**EXERCISE:** Extract from the entries below, exactly as given, only the lines from the line containing "- (b) the amount in controversy is at least USD" to the line containing "- (c) a defendant", both lines included.

**RECORDED INFORMATION:**
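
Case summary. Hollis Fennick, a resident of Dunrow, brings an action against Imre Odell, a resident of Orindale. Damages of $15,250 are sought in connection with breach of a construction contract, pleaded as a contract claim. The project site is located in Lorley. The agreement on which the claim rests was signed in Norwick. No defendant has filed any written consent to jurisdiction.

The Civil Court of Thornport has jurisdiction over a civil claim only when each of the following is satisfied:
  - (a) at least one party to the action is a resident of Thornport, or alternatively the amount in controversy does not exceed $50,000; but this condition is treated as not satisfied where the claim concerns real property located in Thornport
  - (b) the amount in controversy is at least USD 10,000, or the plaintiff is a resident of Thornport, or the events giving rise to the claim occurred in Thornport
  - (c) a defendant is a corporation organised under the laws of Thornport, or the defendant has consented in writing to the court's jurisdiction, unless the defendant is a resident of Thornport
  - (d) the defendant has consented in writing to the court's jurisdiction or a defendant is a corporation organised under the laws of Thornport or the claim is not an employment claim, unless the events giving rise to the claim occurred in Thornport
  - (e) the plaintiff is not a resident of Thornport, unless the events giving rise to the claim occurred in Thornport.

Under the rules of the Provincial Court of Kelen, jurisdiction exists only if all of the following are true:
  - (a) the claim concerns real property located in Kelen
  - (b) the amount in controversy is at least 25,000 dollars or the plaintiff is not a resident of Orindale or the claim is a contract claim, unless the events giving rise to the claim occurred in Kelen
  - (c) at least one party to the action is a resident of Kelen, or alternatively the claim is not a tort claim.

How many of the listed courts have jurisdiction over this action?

0

The Civil Court of Thornport:
  (a) The amount in controversy is USD 15,250, within the 50,000 dollars ceiling — that alternative is enough. The carve-out does not apply: the claim does not concern real property. Met.
  (b) The amount in controversy is 15,250 dollars, which meets the 10,000 dollars floor, so one alternative holds. Met.
  (c) No defendant is a corporation; no such written consent has been filed — none of the alternatives is met. Nor does the 'unless' clause help: the defendant resides in Orindale, not Thornport. Not met.
  (d) The claim is a contract claim, not an employment claim — that alternative is enough. Met.
  (e) The plaintiff resides in Dunrow, which is not Thornport. Satisfied.
  → Not every requirement is met — no jurisdiction.
The Provincial Court of Kelen:
  (a) The claim does not concern real property. Condition not met.
  (b) The plaintiff resides in Dunrow, which is not Orindale — that alternative is enough. Satisfied.
  (c) The claim is a contract claim, not a tort claim — that alternative is enough. Condition met.
  → Not every requirement is met — no jurisdiction.
No court satisfies all of its conditions.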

**SOLUTION FOR THIS PROBLEM:**
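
  - (b) the amount in controversy is at least USD 10,000, or the plaintiff is a resident of Thornport, or the events giving rise to the claim occurred in Thornport
  - (c) a defendant is a corporation organised under the laws of Thornport, or the defendant has consented in writing to the court's jurisdiction, unless the defendant is a resident of Thornport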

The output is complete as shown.